Content starts

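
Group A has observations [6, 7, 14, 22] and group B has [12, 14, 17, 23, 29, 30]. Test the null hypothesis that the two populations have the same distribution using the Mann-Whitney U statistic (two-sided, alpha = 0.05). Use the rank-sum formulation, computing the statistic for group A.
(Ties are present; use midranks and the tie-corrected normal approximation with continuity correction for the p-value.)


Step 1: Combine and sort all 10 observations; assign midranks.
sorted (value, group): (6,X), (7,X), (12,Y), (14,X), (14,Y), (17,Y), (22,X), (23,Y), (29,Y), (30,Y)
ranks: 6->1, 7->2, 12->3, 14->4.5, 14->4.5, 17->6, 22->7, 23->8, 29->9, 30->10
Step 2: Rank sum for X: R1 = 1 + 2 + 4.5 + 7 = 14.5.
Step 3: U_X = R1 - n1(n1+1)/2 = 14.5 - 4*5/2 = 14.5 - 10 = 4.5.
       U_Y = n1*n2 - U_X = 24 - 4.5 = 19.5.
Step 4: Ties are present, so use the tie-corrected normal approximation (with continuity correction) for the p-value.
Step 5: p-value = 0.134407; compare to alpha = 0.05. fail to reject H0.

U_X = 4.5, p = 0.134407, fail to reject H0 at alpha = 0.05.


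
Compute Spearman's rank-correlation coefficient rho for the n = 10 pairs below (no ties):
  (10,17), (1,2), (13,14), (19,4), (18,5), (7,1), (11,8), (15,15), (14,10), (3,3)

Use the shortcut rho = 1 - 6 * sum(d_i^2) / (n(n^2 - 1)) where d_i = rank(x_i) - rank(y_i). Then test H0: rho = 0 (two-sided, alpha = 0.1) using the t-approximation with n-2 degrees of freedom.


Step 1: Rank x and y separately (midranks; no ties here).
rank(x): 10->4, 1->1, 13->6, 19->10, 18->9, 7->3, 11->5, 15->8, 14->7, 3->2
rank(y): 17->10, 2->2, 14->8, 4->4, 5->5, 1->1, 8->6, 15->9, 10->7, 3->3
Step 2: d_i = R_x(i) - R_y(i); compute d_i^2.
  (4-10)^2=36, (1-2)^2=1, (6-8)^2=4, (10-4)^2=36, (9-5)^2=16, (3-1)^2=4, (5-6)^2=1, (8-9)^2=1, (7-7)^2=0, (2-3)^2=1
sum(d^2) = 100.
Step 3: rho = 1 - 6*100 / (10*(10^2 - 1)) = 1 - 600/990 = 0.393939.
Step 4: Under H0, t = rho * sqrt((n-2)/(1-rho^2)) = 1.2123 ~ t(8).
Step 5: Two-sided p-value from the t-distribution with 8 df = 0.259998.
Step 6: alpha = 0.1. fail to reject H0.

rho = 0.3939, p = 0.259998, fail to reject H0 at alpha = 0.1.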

Content ends

Take the line that contains "(15,15), (14,10), (3,3)" and every line after it through the end of the listing above, and repeat them exactly.

### Response for this exercise
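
  (10,17), (1,2), (13,14), (19,4), (18,5), (7,1), (11,8), (15,15), (14,10), (3,3)

Use the shortcut rho = 1 - 6 * sum(d_i^2) / (n(n^2 - 1)) where d_i = rank(x_i) - rank(y_i). Then test H0: rho = 0 (two-sided, alpha = 0.1) using the t-approximation with n-2 degrees of freedom.


Step 1: Rank x and y separately (midranks; no ties here).
rank(x): 10->4, 1->1, 13->6, 19->10, 18->9, 7->3, 11->5, 15->8, 14->7, 3->2
rank(y): 17->10, 2->2, 14->8, 4->4, 5->5, 1->1, 8->6, 15->9, 10->7, 3->3
Step 2: d_i = R_x(i) - R_y(i); compute d_i^2.
  (4-10)^2=36, (1-2)^2=1, (6-8)^2=4, (10-4)^2=36, (9-5)^2=16, (3-1)^2=4, (5-6)^2=1, (8-9)^2=1, (7-7)^2=0, (2-3)^2=1
sum(d^2) = 100.
Step 3: rho = 1 - 6*100 / (10*(10^2 - 1)) = 1 - 600/990 = 0.393939.
Step 4: Under H0, t = rho * sqrt((n-2)/(1-rho^2)) = 1.2123 ~ t(8).
Step 5: Two-sided p-value from the t-distribution with 8 df = 0.259998.
Step 6: alpha = 0.1. fail to reject H0.

rho = 0.3939, p = 0.259998, fail to reject H0 at alpha = 0.1.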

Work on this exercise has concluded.